◆ **Work to be completed**
Print every line of the listing below, starting with the line that holds "Two turbine hub-height" and going on through the line that holds "A sensor 2.2", both included, and print nothing else.

◆ **Supplied information**
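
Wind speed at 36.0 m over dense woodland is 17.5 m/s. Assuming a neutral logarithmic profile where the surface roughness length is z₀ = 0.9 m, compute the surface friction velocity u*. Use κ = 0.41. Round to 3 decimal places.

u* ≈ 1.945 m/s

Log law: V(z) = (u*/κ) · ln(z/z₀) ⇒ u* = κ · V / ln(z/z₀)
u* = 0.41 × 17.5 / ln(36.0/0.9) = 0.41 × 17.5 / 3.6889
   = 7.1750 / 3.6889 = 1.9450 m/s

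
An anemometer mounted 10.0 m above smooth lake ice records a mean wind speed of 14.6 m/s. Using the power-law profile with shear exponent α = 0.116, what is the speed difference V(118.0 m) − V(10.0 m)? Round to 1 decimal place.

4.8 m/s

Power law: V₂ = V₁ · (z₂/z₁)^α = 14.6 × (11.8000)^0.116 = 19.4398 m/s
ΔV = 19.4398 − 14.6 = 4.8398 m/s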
==
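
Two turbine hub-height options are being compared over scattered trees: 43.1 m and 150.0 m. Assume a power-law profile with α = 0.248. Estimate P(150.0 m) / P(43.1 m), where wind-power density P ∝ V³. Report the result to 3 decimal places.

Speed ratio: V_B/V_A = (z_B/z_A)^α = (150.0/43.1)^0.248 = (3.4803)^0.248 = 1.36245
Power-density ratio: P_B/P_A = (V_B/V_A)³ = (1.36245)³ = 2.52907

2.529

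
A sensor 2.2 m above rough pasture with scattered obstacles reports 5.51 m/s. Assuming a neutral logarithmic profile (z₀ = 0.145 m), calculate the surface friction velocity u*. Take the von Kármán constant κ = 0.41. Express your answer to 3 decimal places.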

◆ **Solution for this task**
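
Two turbine hub-height options are being compared over scattered trees: 43.1 m and 150.0 m. Assume a power-law profile with α = 0.248. Estimate P(150.0 m) / P(43.1 m), where wind-power density P ∝ V³. Report the result to 3 decimal places.

Speed ratio: V_B/V_A = (z_B/z_A)^α = (150.0/43.1)^0.248 = (3.4803)^0.248 = 1.36245
Power-density ratio: P_B/P_A = (V_B/V_A)³ = (1.36245)³ = 2.52907

2.529

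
A sensor 2.2 m above rough pasture with scattered obstacles reports 5.51 m/s. Assuming a neutral logarithmic profile (z₀ = 0.145 m), calculate the surface friction velocity u*. Take the von Kármán constant κ = 0.41. Express your answer to 3 decimal places.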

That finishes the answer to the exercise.